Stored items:
******
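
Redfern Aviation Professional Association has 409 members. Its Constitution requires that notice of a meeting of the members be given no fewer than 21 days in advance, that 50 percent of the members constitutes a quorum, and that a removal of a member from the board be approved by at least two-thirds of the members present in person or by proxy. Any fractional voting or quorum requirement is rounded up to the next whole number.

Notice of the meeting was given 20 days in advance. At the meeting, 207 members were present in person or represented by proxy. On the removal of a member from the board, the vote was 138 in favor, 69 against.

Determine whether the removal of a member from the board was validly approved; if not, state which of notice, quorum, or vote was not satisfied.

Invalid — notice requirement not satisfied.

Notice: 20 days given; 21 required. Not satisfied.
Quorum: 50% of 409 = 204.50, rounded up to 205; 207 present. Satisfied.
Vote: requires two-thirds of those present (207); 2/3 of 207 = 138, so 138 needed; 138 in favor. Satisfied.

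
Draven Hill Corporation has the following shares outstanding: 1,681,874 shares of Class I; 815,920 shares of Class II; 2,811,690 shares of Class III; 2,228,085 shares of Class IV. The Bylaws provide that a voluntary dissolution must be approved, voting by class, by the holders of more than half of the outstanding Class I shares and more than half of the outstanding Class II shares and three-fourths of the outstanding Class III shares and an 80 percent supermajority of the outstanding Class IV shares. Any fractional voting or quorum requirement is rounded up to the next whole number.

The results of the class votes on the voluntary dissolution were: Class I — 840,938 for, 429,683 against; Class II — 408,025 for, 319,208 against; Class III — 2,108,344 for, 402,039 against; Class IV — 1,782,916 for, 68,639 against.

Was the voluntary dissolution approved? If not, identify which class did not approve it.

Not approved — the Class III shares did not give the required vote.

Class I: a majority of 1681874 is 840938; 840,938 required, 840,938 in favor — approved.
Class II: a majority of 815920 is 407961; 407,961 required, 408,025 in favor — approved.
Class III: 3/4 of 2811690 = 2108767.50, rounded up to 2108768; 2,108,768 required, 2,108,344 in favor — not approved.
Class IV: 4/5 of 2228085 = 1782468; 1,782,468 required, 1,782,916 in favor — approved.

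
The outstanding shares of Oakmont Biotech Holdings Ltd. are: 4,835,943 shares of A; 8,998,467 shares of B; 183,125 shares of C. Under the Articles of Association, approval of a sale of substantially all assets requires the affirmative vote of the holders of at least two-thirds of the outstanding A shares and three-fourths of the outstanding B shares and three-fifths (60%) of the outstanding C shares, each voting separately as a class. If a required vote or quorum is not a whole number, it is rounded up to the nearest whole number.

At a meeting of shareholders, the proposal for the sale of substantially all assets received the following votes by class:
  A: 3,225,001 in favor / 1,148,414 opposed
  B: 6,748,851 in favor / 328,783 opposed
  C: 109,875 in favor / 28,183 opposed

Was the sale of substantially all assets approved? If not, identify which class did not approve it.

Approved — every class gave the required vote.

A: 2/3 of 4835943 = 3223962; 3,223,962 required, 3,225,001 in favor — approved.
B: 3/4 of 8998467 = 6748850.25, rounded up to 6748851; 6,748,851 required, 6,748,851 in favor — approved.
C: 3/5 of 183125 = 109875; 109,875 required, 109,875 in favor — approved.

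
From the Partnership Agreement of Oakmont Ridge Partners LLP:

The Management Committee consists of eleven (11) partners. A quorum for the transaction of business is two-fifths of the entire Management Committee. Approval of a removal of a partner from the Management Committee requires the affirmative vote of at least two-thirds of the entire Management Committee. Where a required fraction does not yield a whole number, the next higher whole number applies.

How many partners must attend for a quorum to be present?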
******
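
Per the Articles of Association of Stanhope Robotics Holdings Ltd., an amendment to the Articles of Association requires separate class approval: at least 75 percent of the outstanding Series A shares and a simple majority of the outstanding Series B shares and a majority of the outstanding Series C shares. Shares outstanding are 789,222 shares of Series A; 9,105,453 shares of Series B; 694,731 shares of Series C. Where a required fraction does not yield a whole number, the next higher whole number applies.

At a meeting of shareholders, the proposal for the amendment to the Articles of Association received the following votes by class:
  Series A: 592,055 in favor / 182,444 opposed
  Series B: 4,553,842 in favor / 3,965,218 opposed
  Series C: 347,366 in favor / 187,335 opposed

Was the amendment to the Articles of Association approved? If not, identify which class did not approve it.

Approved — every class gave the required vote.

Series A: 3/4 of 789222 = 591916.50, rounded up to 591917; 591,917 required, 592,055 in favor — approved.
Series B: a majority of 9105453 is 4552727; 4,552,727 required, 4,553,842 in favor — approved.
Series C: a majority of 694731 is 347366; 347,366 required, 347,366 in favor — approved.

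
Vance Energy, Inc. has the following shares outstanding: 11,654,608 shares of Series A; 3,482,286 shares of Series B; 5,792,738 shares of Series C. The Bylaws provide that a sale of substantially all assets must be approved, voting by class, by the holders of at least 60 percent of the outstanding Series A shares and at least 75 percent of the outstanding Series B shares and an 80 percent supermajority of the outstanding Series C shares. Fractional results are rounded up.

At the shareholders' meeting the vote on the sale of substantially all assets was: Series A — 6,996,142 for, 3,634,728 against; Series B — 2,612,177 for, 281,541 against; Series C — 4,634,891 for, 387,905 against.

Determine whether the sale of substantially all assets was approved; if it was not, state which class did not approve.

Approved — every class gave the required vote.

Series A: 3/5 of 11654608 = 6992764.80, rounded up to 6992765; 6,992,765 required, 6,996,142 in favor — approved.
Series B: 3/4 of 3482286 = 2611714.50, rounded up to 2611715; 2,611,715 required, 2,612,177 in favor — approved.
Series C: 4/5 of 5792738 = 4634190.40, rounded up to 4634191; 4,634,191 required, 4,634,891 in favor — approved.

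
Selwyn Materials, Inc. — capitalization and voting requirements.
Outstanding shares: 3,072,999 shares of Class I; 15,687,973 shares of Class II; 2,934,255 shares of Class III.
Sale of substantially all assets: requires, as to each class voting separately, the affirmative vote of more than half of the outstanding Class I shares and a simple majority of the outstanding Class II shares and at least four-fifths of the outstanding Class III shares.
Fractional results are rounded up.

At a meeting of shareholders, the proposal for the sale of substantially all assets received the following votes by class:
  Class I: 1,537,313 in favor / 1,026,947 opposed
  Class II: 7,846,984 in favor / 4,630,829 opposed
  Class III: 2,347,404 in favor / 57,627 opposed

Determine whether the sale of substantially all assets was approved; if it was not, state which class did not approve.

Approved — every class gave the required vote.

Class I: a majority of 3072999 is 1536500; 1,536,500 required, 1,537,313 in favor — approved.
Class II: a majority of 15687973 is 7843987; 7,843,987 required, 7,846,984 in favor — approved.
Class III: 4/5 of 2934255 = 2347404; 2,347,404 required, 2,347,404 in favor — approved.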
******
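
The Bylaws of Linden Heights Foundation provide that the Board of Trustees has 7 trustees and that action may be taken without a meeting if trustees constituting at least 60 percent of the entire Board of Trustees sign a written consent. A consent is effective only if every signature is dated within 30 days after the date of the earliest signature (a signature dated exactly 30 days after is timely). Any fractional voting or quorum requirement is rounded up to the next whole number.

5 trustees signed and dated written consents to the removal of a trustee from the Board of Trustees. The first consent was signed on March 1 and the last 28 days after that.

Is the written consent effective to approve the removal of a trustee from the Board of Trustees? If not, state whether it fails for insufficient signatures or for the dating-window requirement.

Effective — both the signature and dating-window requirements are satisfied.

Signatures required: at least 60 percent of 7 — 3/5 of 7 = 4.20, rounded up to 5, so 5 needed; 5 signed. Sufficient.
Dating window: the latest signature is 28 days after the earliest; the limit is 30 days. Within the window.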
******
▸ WORK INSTRUCTIONS
When the word "opposed" shows up in a line of the entries, report that line.

▸ RESULT OF THIS EXERCISE
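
  A: 3,225,001 in favor / 1,148,414 opposed
  B: 6,748,851 in favor / 328,783 opposed
  C: 109,875 in favor / 28,183 opposed
  Series A: 592,055 in favor / 182,444 opposed
  Series B: 4,553,842 in favor / 3,965,218 opposed
  Series C: 347,366 in favor / 187,335 opposed
  Class I: 1,537,313 in favor / 1,026,947 opposed
  Class II: 7,846,984 in favor / 4,630,829 opposed
  Class III: 2,347,404 in favor / 57,627 opposed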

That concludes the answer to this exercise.